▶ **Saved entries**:
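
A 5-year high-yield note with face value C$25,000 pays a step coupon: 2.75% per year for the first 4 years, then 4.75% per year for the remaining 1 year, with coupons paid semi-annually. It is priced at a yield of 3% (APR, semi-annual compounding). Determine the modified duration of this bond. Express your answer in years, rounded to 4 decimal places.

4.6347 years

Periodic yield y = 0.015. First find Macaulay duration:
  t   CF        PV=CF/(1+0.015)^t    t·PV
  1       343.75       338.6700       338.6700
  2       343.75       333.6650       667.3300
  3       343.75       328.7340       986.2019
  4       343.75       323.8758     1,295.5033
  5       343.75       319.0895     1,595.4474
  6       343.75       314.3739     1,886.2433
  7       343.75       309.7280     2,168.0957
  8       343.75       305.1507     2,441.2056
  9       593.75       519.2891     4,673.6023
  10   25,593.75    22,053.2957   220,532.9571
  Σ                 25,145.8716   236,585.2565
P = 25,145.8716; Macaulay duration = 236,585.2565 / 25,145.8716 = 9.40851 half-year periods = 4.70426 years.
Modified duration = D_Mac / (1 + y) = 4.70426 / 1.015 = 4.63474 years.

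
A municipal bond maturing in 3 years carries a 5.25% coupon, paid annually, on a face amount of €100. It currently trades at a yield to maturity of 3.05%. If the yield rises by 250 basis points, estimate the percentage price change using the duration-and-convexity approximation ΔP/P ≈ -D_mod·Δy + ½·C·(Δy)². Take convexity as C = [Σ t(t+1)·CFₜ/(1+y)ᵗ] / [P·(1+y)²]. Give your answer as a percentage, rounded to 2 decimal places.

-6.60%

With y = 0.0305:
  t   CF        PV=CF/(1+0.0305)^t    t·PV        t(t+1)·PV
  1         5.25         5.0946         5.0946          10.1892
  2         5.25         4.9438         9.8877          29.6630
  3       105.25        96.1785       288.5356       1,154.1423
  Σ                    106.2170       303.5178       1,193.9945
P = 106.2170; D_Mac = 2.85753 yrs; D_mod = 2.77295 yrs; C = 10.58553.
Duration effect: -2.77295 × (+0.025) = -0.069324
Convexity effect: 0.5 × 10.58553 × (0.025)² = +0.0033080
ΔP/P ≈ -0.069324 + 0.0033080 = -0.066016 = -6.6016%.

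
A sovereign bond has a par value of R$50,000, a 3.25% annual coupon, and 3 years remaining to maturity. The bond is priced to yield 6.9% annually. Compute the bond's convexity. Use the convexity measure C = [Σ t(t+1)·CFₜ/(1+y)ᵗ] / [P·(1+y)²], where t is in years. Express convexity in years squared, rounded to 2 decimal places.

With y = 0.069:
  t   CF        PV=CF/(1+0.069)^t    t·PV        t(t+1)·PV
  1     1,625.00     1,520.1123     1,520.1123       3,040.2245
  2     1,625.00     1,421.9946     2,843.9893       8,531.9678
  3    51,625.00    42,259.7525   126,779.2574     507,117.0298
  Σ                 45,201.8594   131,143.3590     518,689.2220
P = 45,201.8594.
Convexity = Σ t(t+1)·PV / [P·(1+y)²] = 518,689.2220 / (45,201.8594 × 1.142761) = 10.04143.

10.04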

==

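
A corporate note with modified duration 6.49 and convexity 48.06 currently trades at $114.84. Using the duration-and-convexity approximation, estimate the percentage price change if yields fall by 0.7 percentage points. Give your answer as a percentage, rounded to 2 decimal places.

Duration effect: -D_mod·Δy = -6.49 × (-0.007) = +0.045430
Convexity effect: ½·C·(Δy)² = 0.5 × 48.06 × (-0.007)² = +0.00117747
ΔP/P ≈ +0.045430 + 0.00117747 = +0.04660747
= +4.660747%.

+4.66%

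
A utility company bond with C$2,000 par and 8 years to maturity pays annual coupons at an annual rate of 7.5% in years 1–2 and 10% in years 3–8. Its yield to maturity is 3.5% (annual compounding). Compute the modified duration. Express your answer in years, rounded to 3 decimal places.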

...

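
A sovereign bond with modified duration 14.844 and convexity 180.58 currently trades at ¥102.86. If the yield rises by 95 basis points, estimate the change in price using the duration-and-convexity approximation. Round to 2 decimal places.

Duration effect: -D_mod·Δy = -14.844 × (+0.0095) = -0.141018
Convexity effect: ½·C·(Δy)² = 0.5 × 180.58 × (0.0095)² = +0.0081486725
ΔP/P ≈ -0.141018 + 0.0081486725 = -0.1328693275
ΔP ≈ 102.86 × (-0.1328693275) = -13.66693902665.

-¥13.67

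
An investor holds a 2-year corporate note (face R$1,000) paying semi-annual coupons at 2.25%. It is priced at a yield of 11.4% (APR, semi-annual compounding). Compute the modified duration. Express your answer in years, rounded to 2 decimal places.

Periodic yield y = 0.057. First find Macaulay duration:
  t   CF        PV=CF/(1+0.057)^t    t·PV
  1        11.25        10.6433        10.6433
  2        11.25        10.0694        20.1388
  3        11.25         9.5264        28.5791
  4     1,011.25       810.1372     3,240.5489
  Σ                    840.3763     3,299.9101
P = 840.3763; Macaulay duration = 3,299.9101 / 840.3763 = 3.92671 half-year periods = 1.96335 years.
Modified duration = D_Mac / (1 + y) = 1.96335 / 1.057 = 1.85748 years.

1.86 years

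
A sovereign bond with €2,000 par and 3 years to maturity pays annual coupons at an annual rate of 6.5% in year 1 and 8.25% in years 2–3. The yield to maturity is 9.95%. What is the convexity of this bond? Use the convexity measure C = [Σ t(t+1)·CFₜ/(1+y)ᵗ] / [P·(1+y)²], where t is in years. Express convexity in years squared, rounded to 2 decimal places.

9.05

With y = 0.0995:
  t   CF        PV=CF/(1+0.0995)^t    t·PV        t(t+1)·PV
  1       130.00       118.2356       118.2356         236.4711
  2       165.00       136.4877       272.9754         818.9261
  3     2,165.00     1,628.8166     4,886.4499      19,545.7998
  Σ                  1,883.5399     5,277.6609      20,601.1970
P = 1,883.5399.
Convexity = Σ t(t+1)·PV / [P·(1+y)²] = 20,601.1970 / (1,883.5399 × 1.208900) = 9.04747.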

▶ **Task to carry out**:
From the entries above, write out only the lines starting at the line that holds "A corporate note" and ending at the line that holds "A utility company", keeping both and matching them exactly.

▶ **Your response**:
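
A corporate note with modified duration 6.49 and convexity 48.06 currently trades at $114.84. Using the duration-and-convexity approximation, estimate the percentage price change if yields fall by 0.7 percentage points. Give your answer as a percentage, rounded to 2 decimal places.

Duration effect: -D_mod·Δy = -6.49 × (-0.007) = +0.045430
Convexity effect: ½·C·(Δy)² = 0.5 × 48.06 × (-0.007)² = +0.00117747
ΔP/P ≈ +0.045430 + 0.00117747 = +0.04660747
= +4.660747%.

+4.66%

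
A utility company bond with C$2,000 par and 8 years to maturity pays annual coupons at an annual rate of 7.5% in years 1–2 and 10% in years 3–8. Its yield to maturity is 3.5% (annual compounding). Compute the modified duration. Express your answer in years, rounded to 3 decimal places.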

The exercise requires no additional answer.